Write out the data again in full, exactly as it reads.

Saved entries:
---*---
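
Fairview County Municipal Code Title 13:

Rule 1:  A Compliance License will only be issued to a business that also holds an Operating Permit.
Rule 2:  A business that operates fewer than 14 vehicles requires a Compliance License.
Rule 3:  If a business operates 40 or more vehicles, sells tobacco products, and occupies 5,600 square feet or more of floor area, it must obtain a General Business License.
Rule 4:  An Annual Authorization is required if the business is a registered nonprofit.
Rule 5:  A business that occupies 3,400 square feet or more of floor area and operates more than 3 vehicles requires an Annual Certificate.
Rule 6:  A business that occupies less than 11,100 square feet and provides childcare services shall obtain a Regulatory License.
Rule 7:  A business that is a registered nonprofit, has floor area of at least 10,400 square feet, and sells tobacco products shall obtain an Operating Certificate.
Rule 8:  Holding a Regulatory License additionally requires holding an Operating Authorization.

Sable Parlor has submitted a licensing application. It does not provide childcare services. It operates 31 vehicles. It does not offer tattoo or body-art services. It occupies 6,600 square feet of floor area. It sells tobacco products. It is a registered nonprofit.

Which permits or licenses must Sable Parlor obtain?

Annual Authorization, Annual Certificate

Rule 1: Compliance License is not required → no effect.
Rule 2: vehicles 31 ≥ 14 → Compliance License not required.
Rule 3: vehicles 31 < 40; sells tobacco products; floor area 6,600 square feet ≥ 5,600 square feet → General Business License not required.
Rule 4: is a registered nonprofit → Annual Authorization required.
Rule 5: floor area 6,600 square feet ≥ 3,400 square feet; vehicles 31 > 3 → Annual Certificate required.
Rule 6: floor area 6,600 square feet < 11,100 square feet; does not provide childcare services → Regulatory License not required.
Rule 7: is a registered nonprofit; floor area 6,600 square feet < 10,400 square feet; sells tobacco products → Operating Certificate not required.
Rule 8: Regulatory License is not required → no effect.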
---*---
■ **WRITTEN ANSWER**:
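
Fairview County Municipal Code Title 13:

Rule 1:  A Compliance License will only be issued to a business that also holds an Operating Permit.
Rule 2:  A business that operates fewer than 14 vehicles requires a Compliance License.
Rule 3:  If a business operates 40 or more vehicles, sells tobacco products, and occupies 5,600 square feet or more of floor area, it must obtain a General Business License.
Rule 4:  An Annual Authorization is required if the business is a registered nonprofit.
Rule 5:  A business that occupies 3,400 square feet or more of floor area and operates more than 3 vehicles requires an Annual Certificate.
Rule 6:  A business that occupies less than 11,100 square feet and provides childcare services shall obtain a Regulatory License.
Rule 7:  A business that is a registered nonprofit, has floor area of at least 10,400 square feet, and sells tobacco products shall obtain an Operating Certificate.
Rule 8:  Holding a Regulatory License additionally requires holding an Operating Authorization.

Sable Parlor has submitted a licensing application. It does not provide childcare services. It operates 31 vehicles. It does not offer tattoo or body-art services. It occupies 6,600 square feet of floor area. It sells tobacco products. It is a registered nonprofit.

Which permits or licenses must Sable Parlor obtain?

Annual Authorization, Annual Certificate

Rule 1: Compliance License is not required → no effect.
Rule 2: vehicles 31 ≥ 14 → Compliance License not required.
Rule 3: vehicles 31 < 40; sells tobacco products; floor area 6,600 square feet ≥ 5,600 square feet → General Business License not required.
Rule 4: is a registered nonprofit → Annual Authorization required.
Rule 5: floor area 6,600 square feet ≥ 3,400 square feet; vehicles 31 > 3 → Annual Certificate required.
Rule 6: floor area 6,600 square feet < 11,100 square feet; does not provide childcare services → Regulatory License not required.
Rule 7: is a registered nonprofit; floor area 6,600 square feet < 10,400 square feet; sells tobacco products → Operating Certificate not required.
Rule 8: Regulatory License is not required → no effect.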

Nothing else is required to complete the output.